Task brief: The answer should consist solely of the lines from the first one below through the line containing "1. convert to", copied exactly.

(Provided data Opens)

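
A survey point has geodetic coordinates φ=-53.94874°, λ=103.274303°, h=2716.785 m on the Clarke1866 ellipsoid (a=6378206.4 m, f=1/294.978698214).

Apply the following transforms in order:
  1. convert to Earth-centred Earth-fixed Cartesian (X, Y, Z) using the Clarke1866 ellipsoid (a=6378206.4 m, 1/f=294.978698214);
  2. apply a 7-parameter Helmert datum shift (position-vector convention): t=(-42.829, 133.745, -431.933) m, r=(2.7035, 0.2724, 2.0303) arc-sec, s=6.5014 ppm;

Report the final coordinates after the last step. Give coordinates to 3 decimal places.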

(Provided data Closes)

Completed task:
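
A survey point has geodetic coordinates φ=-53.94874°, λ=103.274303°, h=2716.785 m on the Clarke1866 ellipsoid (a=6378206.4 m, f=1/294.978698214).

Apply the following transforms in order:
  1. convert to Earth-centred Earth-fixed Cartesian (X, Y, Z) using the Clarke1866 ellipsoid (a=6378206.4 m, 1/f=294.978698214);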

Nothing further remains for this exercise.